→ **Aim of the task**: Scan the lines below; pull out those with "initial".

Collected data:
========================================================================

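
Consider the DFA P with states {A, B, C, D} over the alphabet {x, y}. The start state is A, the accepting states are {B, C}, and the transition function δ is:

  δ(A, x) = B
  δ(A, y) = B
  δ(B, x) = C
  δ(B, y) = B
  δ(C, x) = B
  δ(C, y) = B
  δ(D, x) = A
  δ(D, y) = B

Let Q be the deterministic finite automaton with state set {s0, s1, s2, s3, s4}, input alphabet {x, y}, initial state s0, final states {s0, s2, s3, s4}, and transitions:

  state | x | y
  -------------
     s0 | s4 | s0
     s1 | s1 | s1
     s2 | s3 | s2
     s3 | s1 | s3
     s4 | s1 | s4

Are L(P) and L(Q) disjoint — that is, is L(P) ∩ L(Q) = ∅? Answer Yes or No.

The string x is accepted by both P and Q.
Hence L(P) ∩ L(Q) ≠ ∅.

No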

========================================================================

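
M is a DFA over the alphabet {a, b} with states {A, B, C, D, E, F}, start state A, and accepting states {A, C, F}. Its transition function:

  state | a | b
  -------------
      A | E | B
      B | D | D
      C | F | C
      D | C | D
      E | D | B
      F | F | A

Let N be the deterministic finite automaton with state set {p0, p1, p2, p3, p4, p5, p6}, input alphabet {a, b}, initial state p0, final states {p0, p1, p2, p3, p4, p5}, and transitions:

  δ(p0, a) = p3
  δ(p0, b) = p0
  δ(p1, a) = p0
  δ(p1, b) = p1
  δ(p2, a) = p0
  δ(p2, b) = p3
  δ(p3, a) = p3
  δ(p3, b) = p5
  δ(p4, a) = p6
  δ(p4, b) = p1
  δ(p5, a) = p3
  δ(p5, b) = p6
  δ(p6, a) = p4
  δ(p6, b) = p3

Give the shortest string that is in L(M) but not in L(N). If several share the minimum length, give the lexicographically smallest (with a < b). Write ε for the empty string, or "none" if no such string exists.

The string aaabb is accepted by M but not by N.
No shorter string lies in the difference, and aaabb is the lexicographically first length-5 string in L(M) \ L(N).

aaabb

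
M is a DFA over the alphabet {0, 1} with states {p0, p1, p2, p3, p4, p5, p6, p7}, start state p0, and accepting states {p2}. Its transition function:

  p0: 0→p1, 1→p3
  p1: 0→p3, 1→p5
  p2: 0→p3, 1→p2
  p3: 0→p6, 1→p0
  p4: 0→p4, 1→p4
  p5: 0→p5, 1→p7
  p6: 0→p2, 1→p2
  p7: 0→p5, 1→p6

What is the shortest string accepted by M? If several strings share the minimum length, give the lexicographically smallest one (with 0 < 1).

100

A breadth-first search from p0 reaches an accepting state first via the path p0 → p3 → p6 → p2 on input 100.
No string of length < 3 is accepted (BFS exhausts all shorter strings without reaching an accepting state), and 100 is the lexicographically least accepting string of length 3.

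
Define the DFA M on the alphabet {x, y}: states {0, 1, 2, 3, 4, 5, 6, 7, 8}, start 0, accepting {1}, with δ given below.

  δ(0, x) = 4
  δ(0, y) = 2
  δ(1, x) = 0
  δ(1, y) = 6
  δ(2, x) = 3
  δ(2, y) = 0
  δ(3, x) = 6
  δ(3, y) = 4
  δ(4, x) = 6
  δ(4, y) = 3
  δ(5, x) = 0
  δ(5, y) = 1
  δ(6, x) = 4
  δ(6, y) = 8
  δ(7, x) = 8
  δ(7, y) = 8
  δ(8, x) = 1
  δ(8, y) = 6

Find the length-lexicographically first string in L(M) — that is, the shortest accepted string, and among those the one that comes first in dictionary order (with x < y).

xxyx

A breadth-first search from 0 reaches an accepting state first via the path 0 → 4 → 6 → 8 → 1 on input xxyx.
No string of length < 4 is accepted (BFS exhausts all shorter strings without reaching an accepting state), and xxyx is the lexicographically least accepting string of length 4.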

========================================================================

→ **Solution for this exercise**:
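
Let Q be the deterministic finite automaton with state set {s0, s1, s2, s3, s4}, input alphabet {x, y}, initial state s0, final states {s0, s2, s3, s4}, and transitions:
Let N be the deterministic finite automaton with state set {p0, p1, p2, p3, p4, p5, p6}, input alphabet {a, b}, initial state p0, final states {p0, p1, p2, p3, p4, p5}, and transitions: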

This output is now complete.